## What needs to be done
At the line containing "Consider the system x' = -6x", begin retyping, and continue word for word until the records below run out.

## Provided data

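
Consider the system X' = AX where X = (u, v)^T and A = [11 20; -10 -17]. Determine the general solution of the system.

u(t) = -3C_1e^(-3t)sin(2t) + C_1e^(-3t)cos(2t) + C_2e^(-3t)sin(2t) + 3C_2e^(-3t)cos(2t), v(t) = 2C_1e^(-3t)sin(2t) - C_1e^(-3t)cos(2t) - C_2e^(-3t)sin(2t) - 2C_2e^(-3t)cos(2t)

Coefficient matrix A = [[11, 20], [-10, -17]].
Characteristic polynomial det(A - λI) = λ^2 + 6λ + 13 = 0.
Eigenvalues λ = -3 ± 2i (complex conjugate pair).
For λ=-3+2i: an eigenvector is (1,-1) - i(-3,2) = (1 + 3i, -1 - 2i).
A real fundamental pair from Re and Im of e^((-3+2i)t)v: X_1 = e^(-3t)(cos(2t)·(1,-1) + sin(2t)·(-3,2)), X_2 = e^(-3t)(sin(2t)·(1,-1) - cos(2t)·(-3,2)).
General solution: C_1X_1 + C_2X_2.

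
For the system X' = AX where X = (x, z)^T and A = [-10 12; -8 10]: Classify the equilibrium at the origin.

saddle

A = [[-10,12],[-8,10]]; det(A-λI) = λ^2 - 4.
λ = -2, 2: opposite signs.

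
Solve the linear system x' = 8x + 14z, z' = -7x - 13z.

x(t) = c_1e^(-6t) - 2c_2e^(t), z(t) = -c_1e^(-6t) + c_2e^(t)

Coefficient matrix A = [[8, 14], [-7, -13]].
Characteristic polynomial det(A - λI) = λ^2 + 5λ - 6 = 0.
Eigenvalues λ = -6, 1.
For λ=-6: (A-λI) row 1 is [14, 14], so an eigenvector is (1, -1).
For λ=1: (A-λI) row 1 is [7, 14], so an eigenvector is (-2, 1).
General solution: c_1e^(-6t)(1,-1) + c_2e^(t)(-2,1).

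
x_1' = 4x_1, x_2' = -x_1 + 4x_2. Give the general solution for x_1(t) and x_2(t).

x_1(t) = C_2e^(4t), x_2(t) = -C_1e^(4t) - C_2te^(4t) + 3C_2e^(4t)

Coefficient matrix A = [[4, 0], [-1, 4]].
Characteristic polynomial det(A - λI) = λ^2 - 8λ + 16 = 0.
Single eigenvalue λ = 4 with algebraic multiplicity 2.
Eigenvector v = (0,-1); generalized eigenvector w with (A-λI)w=v is (1,3).
General solution: e^(4t)[C_1·v + C_2·(t·v + w)].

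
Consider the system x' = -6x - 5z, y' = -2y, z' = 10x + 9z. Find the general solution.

Coefficient matrix A = [[-6, 0, -5], [0, -2, 0], [10, 0, 9]].
det(A - λI) = 0 gives eigenvalues λ = 4, -2, -1.
For λ=4: eigenvector (1,0,-2).
For λ=-2: eigenvector (0,1,0).
For λ=-1: eigenvector (1,0,-1).
General solution: C_1e^(4t)(1,0,-2) + C_2e^(-2t)(0,1,0) + C_3e^(-t)(1,0,-1).

x(t) = C_1e^(4t) + C_3e^(-t), y(t) = C_2e^(-2t), z(t) = -2C_1e^(4t) - C_3e^(-t)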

## Exercise answer
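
Consider the system x' = -6x - 5z, y' = -2y, z' = 10x + 9z. Find the general solution.

Coefficient matrix A = [[-6, 0, -5], [0, -2, 0], [10, 0, 9]].
det(A - λI) = 0 gives eigenvalues λ = 4, -2, -1.
For λ=4: eigenvector (1,0,-2).
For λ=-2: eigenvector (0,1,0).
For λ=-1: eigenvector (1,0,-1).
General solution: C_1e^(4t)(1,0,-2) + C_2e^(-2t)(0,1,0) + C_3e^(-t)(1,0,-1).

x(t) = C_1e^(4t) + C_3e^(-t), y(t) = C_2e^(-2t), z(t) = -2C_1e^(4t) - C_3e^(-t)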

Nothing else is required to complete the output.